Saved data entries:
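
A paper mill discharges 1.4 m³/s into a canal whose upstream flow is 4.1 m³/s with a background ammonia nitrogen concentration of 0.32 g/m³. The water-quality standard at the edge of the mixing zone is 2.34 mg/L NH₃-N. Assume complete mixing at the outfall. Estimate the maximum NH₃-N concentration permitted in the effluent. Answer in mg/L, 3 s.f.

8.26 mg/L

Mass balance: 2.34·5.5 = 1.4·Cₑ + 4.1·0.32.
Cₑ = (12.87 − 1.312) / 1.4 = 8.256 mg/L.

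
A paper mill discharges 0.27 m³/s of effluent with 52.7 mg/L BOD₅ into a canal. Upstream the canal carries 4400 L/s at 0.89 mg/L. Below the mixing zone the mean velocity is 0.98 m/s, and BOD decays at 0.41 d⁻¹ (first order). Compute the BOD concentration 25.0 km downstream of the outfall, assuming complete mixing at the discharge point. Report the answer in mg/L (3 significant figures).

3.44 mg/L

4400 L/s = 4.4 m³/s.
After complete mixing, C₀ = (0.27·52.7 + 4.4·0.89) / 4.67 = 3.885 mg/L.
Travel time t = 2.5e+04 m / 0.98 m/s = 2.551e+04 s = 0.2953 d.
C = 3.885·exp(−0.41·0.2953) = 3.885·0.886 = 3.442 mg/L.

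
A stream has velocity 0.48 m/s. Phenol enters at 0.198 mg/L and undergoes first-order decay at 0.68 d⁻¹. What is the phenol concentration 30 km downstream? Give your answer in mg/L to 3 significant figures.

0.121 mg/L

Travel time t = 30 km / 0.48 m/s = 3e+04/0.48 = 6.25e+04 s = 0.7234 d.
First-order decay: C = 0.198·exp(−0.68·0.7234) = 0.198·0.6115 = 0.1211 mg/L.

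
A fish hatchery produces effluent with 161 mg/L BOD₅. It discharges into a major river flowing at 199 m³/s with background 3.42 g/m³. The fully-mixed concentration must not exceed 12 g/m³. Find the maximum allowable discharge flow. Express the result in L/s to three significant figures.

Mass balance at complete mixing: C_std·(Q_w + Q_r) = Q_w·C_e + Q_r·C_b.
Rearranging, Q_w = Q_r·(C_std − C_b)/(C_e − C_std) = 199·(12 − 3.42) / (161 − 12) = 11.46 m³/s.
= 1.146e+04 L/s.

11500 L/s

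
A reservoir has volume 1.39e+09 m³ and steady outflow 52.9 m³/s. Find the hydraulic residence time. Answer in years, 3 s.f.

Q = 52.9 m³/s × 3.156e+07 s/yr = 1.669e+09 m³/yr.
Hydraulic residence time τ = V/Q = 1.39e+09/1.669e+09 = 0.8326 yr.

0.833 yr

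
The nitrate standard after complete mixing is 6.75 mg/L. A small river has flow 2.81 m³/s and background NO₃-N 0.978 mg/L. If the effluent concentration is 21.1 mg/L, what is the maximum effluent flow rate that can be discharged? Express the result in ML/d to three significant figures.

97.7 ML/d

Mass balance at complete mixing: C_std·(Q_w + Q_r) = Q_w·C_e + Q_r·C_b.
Rearranging, Q_w = Q_r·(C_std − C_b)/(C_e − C_std) = 2.81·(6.75 − 0.978) / (21.1 − 6.75) = 1.13 m³/s.
= 97.65 ML/d.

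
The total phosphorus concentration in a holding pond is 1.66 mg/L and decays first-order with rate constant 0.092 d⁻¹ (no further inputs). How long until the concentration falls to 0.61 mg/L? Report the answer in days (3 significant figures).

10.9 d

t = ln(C₀/C)/k = ln(1.66/0.61)/0.092 = 1.001/0.092 = 10.88 d.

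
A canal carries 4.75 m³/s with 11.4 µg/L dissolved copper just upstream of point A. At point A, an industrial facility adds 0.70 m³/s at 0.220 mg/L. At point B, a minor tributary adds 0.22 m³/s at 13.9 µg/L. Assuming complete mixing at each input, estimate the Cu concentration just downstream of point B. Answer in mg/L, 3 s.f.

11.4 µg/L = 0.0114 mg/L.
After input A: C = (4.75·0.0114 + 0.7·0.22) / 5.45 = 0.03819 mg/L.
13.9 µg/L = 0.0139 mg/L.
After input B: C = (5.45·0.03819 + 0.22·0.0139) / 5.67 = 0.03725 mg/L.

0.0373 mg/L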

• _Required work_
The line with "A canal carries" through the last line of the entries above: output exactly those lines and nothing else.

• _Answer below_
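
A canal carries 4.75 m³/s with 11.4 µg/L dissolved copper just upstream of point A. At point A, an industrial facility adds 0.70 m³/s at 0.220 mg/L. At point B, a minor tributary adds 0.22 m³/s at 13.9 µg/L. Assuming complete mixing at each input, estimate the Cu concentration just downstream of point B. Answer in mg/L, 3 s.f.

11.4 µg/L = 0.0114 mg/L.
After input A: C = (4.75·0.0114 + 0.7·0.22) / 5.45 = 0.03819 mg/L.
13.9 µg/L = 0.0139 mg/L.
After input B: C = (5.45·0.03819 + 0.22·0.0139) / 5.67 = 0.03725 mg/L.

0.0373 mg/L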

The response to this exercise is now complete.